Given records Start Marker

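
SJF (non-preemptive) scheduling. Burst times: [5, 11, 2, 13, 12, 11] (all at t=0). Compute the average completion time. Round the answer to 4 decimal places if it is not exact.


SJF order (ascending): [2, 5, 11, 11, 12, 13]
Completion times:
  Job 1: burst=2, C=2
  Job 2: burst=5, C=7
  Job 3: burst=11, C=18
  Job 4: burst=11, C=29
  Job 5: burst=12, C=41
  Job 6: burst=13, C=54
Average completion = 151/6 = 25.1667

25.1667


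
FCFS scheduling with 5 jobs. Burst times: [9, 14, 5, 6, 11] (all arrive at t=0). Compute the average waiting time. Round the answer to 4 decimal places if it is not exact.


FCFS order (as given): [9, 14, 5, 6, 11]
Waiting times:
  Job 1: wait = 0
  Job 2: wait = 9
  Job 3: wait = 23
  Job 4: wait = 28
  Job 5: wait = 34
Sum of waiting times = 94
Average waiting time = 94/5 = 18.8

18.8


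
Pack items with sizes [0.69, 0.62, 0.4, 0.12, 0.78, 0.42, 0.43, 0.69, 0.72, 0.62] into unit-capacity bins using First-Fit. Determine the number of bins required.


Place items sequentially using First-Fit:
  Item 0.69 -> new Bin 1
  Item 0.62 -> new Bin 2
  Item 0.4 -> new Bin 3
  Item 0.12 -> Bin 1 (now 0.81)
  Item 0.78 -> new Bin 4
  Item 0.42 -> Bin 3 (now 0.82)
  Item 0.43 -> new Bin 5
  Item 0.69 -> new Bin 6
  Item 0.72 -> new Bin 7
  Item 0.62 -> new Bin 8
Total bins used = 8

8


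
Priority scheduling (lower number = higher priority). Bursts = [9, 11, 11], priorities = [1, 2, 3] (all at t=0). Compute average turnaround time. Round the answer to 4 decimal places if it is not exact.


Sort by priority (ascending = highest first):
Order: [(1, 9), (2, 11), (3, 11)]
Completion times:
  Priority 1, burst=9, C=9
  Priority 2, burst=11, C=20
  Priority 3, burst=11, C=31
Average turnaround = 60/3 = 20.0

20.0


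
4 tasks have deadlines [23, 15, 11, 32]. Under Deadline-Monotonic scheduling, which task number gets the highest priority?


Sort tasks by relative deadline (ascending):
  Task 3: deadline = 11
  Task 2: deadline = 15
  Task 1: deadline = 23
  Task 4: deadline = 32
Priority order (highest first): [3, 2, 1, 4]
Highest priority task = 3

3


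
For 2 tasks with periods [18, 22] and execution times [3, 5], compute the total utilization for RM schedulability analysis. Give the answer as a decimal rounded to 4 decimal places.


Compute individual utilizations (exact fractions):
  Task 1: C/T = 3/18 = 1/6 (approx. 0.1667)
  Task 2: C/T = 5/22 (approx. 0.2273)
Total utilization U = 1/6 + 5/22 = 13/33
Rounded to 4 decimal places: U = 0.3939
RM (Liu & Layland) bound for 2 tasks = 0.828427; compare with U = 13/33 (approx. 0.393939)
U <= bound, so schedulable by RM sufficient condition.

0.3939


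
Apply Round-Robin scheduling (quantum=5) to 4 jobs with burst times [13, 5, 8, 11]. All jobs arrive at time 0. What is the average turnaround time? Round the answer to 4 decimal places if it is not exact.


Time quantum = 5
Execution trace:
  J1 runs 5 units, time = 5
  J2 runs 5 units, time = 10
  J3 runs 5 units, time = 15
  J4 runs 5 units, time = 20
  J1 runs 5 units, time = 25
  J3 runs 3 units, time = 28
  J4 runs 5 units, time = 33
  J1 runs 3 units, time = 36
  J4 runs 1 units, time = 37
Finish times: [36, 10, 28, 37]
Average turnaround = 111/4 = 27.75

27.75


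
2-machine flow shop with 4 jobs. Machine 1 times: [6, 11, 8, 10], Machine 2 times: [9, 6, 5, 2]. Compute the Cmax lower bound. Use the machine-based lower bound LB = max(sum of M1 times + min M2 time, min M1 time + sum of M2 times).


LB1 = sum(M1 times) + min(M2 times) = 35 + 2 = 37
LB2 = min(M1 times) + sum(M2 times) = 6 + 22 = 28
Lower bound = max(LB1, LB2) = max(37, 28) = 37

37


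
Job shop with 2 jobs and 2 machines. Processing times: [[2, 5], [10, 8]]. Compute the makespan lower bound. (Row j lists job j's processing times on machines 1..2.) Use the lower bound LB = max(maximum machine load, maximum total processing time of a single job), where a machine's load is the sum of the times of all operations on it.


Machine loads:
  Machine 1: 2 + 10 = 12
  Machine 2: 5 + 8 = 13
Max machine load = 13
Job totals:
  Job 1: 7
  Job 2: 18
Max job total = 18
Lower bound = max(13, 18) = 18

18


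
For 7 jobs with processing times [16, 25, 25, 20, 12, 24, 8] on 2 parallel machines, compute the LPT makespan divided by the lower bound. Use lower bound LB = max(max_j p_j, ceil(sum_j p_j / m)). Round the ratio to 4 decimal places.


LPT order: [25, 25, 24, 20, 16, 12, 8]
Machine loads after assignment: [69, 61]
LPT makespan = 69
Lower bound = max(max_job, ceil(total/2)) = max(25, 65) = 65
Ratio = 69 / 65 = 1.0615

1.0615


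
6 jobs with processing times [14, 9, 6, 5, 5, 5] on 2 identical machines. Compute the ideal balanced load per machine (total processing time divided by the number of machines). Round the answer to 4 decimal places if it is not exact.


Total processing time = 14 + 9 + 6 + 5 + 5 + 5 = 44
Number of machines = 2
Ideal balanced load = 44 / 2 = 22.0

22.0


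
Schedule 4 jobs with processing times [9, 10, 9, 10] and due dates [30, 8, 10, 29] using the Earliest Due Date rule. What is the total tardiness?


Sort by due date (EDD order): [(10, 8), (9, 10), (10, 29), (9, 30)]
Compute completion times and tardiness:
  Job 1: p=10, d=8, C=10, tardiness=max(0,10-8)=2
  Job 2: p=9, d=10, C=19, tardiness=max(0,19-10)=9
  Job 3: p=10, d=29, C=29, tardiness=max(0,29-29)=0
  Job 4: p=9, d=30, C=38, tardiness=max(0,38-30)=8
Total tardiness = 19

19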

Given records End Marker

● What to produce
The response should be an exact copy of all the records above.

● Result
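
SJF (non-preemptive) scheduling. Burst times: [5, 11, 2, 13, 12, 11] (all at t=0). Compute the average completion time. Round the answer to 4 decimal places if it is not exact.


SJF order (ascending): [2, 5, 11, 11, 12, 13]
Completion times:
  Job 1: burst=2, C=2
  Job 2: burst=5, C=7
  Job 3: burst=11, C=18
  Job 4: burst=11, C=29
  Job 5: burst=12, C=41
  Job 6: burst=13, C=54
Average completion = 151/6 = 25.1667

25.1667


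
FCFS scheduling with 5 jobs. Burst times: [9, 14, 5, 6, 11] (all arrive at t=0). Compute the average waiting time. Round the answer to 4 decimal places if it is not exact.


FCFS order (as given): [9, 14, 5, 6, 11]
Waiting times:
  Job 1: wait = 0
  Job 2: wait = 9
  Job 3: wait = 23
  Job 4: wait = 28
  Job 5: wait = 34
Sum of waiting times = 94
Average waiting time = 94/5 = 18.8

18.8


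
Pack items with sizes [0.69, 0.62, 0.4, 0.12, 0.78, 0.42, 0.43, 0.69, 0.72, 0.62] into unit-capacity bins using First-Fit. Determine the number of bins required.


Place items sequentially using First-Fit:
  Item 0.69 -> new Bin 1
  Item 0.62 -> new Bin 2
  Item 0.4 -> new Bin 3
  Item 0.12 -> Bin 1 (now 0.81)
  Item 0.78 -> new Bin 4
  Item 0.42 -> Bin 3 (now 0.82)
  Item 0.43 -> new Bin 5
  Item 0.69 -> new Bin 6
  Item 0.72 -> new Bin 7
  Item 0.62 -> new Bin 8
Total bins used = 8

8


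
Priority scheduling (lower number = higher priority). Bursts = [9, 11, 11], priorities = [1, 2, 3] (all at t=0). Compute average turnaround time. Round the answer to 4 decimal places if it is not exact.


Sort by priority (ascending = highest first):
Order: [(1, 9), (2, 11), (3, 11)]
Completion times:
  Priority 1, burst=9, C=9
  Priority 2, burst=11, C=20
  Priority 3, burst=11, C=31
Average turnaround = 60/3 = 20.0

20.0


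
4 tasks have deadlines [23, 15, 11, 32]. Under Deadline-Monotonic scheduling, which task number gets the highest priority?


Sort tasks by relative deadline (ascending):
  Task 3: deadline = 11
  Task 2: deadline = 15
  Task 1: deadline = 23
  Task 4: deadline = 32
Priority order (highest first): [3, 2, 1, 4]
Highest priority task = 3

3


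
For 2 tasks with periods [18, 22] and execution times [3, 5], compute the total utilization for RM schedulability analysis. Give the answer as a decimal rounded to 4 decimal places.


Compute individual utilizations (exact fractions):
  Task 1: C/T = 3/18 = 1/6 (approx. 0.1667)
  Task 2: C/T = 5/22 (approx. 0.2273)
Total utilization U = 1/6 + 5/22 = 13/33
Rounded to 4 decimal places: U = 0.3939
RM (Liu & Layland) bound for 2 tasks = 0.828427; compare with U = 13/33 (approx. 0.393939)
U <= bound, so schedulable by RM sufficient condition.

0.3939


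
Apply Round-Robin scheduling (quantum=5) to 4 jobs with burst times [13, 5, 8, 11]. All jobs arrive at time 0. What is the average turnaround time? Round the answer to 4 decimal places if it is not exact.


Time quantum = 5
Execution trace:
  J1 runs 5 units, time = 5
  J2 runs 5 units, time = 10
  J3 runs 5 units, time = 15
  J4 runs 5 units, time = 20
  J1 runs 5 units, time = 25
  J3 runs 3 units, time = 28
  J4 runs 5 units, time = 33
  J1 runs 3 units, time = 36
  J4 runs 1 units, time = 37
Finish times: [36, 10, 28, 37]
Average turnaround = 111/4 = 27.75

27.75


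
2-machine flow shop with 4 jobs. Machine 1 times: [6, 11, 8, 10], Machine 2 times: [9, 6, 5, 2]. Compute the Cmax lower bound. Use the machine-based lower bound LB = max(sum of M1 times + min M2 time, min M1 time + sum of M2 times).


LB1 = sum(M1 times) + min(M2 times) = 35 + 2 = 37
LB2 = min(M1 times) + sum(M2 times) = 6 + 22 = 28
Lower bound = max(LB1, LB2) = max(37, 28) = 37

37


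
Job shop with 2 jobs and 2 machines. Processing times: [[2, 5], [10, 8]]. Compute the makespan lower bound. (Row j lists job j's processing times on machines 1..2.) Use the lower bound LB = max(maximum machine load, maximum total processing time of a single job), where a machine's load is the sum of the times of all operations on it.


Machine loads:
  Machine 1: 2 + 10 = 12
  Machine 2: 5 + 8 = 13
Max machine load = 13
Job totals:
  Job 1: 7
  Job 2: 18
Max job total = 18
Lower bound = max(13, 18) = 18

18


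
For 7 jobs with processing times [16, 25, 25, 20, 12, 24, 8] on 2 parallel machines, compute the LPT makespan divided by the lower bound. Use lower bound LB = max(max_j p_j, ceil(sum_j p_j / m)). Round the ratio to 4 decimal places.


LPT order: [25, 25, 24, 20, 16, 12, 8]
Machine loads after assignment: [69, 61]
LPT makespan = 69
Lower bound = max(max_job, ceil(total/2)) = max(25, 65) = 65
Ratio = 69 / 65 = 1.0615

1.0615


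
6 jobs with processing times [14, 9, 6, 5, 5, 5] on 2 identical machines. Compute the ideal balanced load per machine (total processing time divided by the number of machines). Round the answer to 4 decimal places if it is not exact.


Total processing time = 14 + 9 + 6 + 5 + 5 + 5 = 44
Number of machines = 2
Ideal balanced load = 44 / 2 = 22.0

22.0


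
Schedule 4 jobs with processing times [9, 10, 9, 10] and due dates [30, 8, 10, 29] using the Earliest Due Date rule. What is the total tardiness?


Sort by due date (EDD order): [(10, 8), (9, 10), (10, 29), (9, 30)]
Compute completion times and tardiness:
  Job 1: p=10, d=8, C=10, tardiness=max(0,10-8)=2
  Job 2: p=9, d=10, C=19, tardiness=max(0,19-10)=9
  Job 3: p=10, d=29, C=29, tardiness=max(0,29-29)=0
  Job 4: p=9, d=30, C=38, tardiness=max(0,38-30)=8
Total tardiness = 19

19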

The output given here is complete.